Work required ▸ Copy every entry exactly.

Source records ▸
============================================================

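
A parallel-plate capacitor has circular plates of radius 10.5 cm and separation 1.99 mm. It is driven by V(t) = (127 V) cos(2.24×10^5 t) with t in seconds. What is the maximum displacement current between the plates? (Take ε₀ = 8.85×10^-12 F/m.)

4.38×10^-3 A

(dE/dt)_max = V₀ω/d = 1.430×10^10 V/(m·s); ω = 2.24×10^5 rad/s.
I_d,max = ε₀ A (dE/dt)_max = (8.85×10^-12)(0.03464)(1.430×10^10) = 4.38×10^-3 A.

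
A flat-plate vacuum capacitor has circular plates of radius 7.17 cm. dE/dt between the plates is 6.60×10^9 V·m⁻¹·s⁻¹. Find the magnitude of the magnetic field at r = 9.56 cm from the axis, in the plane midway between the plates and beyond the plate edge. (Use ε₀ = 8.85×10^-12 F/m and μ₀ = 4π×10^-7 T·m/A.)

Through the whole plate area (πR² = 0.01615 m²), I_d = ε₀ πR² dE/dt = 9.433×10^-4 A.
With r > R the enclosed displacement current is the full I_d; B = μ₀ I_d / (2πr) = 1.97×10^-9 T.

1.97×10^-9 T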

============================================================

Expected output ▸
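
A parallel-plate capacitor has circular plates of radius 10.5 cm and separation 1.99 mm. It is driven by V(t) = (127 V) cos(2.24×10^5 t) with t in seconds. What is the maximum displacement current between the plates? (Take ε₀ = 8.85×10^-12 F/m.)

4.38×10^-3 A

(dE/dt)_max = V₀ω/d = 1.430×10^10 V/(m·s); ω = 2.24×10^5 rad/s.
I_d,max = ε₀ A (dE/dt)_max = (8.85×10^-12)(0.03464)(1.430×10^10) = 4.38×10^-3 A.

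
A flat-plate vacuum capacitor has circular plates of radius 7.17 cm. dE/dt between the plates is 6.60×10^9 V·m⁻¹·s⁻¹. Find the magnitude of the magnetic field at r = 9.56 cm from the axis, in the plane midway between the plates and beyond the plate edge. (Use ε₀ = 8.85×10^-12 F/m and μ₀ = 4π×10^-7 T·m/A.)

Through the whole plate area (πR² = 0.01615 m²), I_d = ε₀ πR² dE/dt = 9.433×10^-4 A.
With r > R the enclosed displacement current is the full I_d; B = μ₀ I_d / (2πr) = 1.97×10^-9 T.

1.97×10^-9 T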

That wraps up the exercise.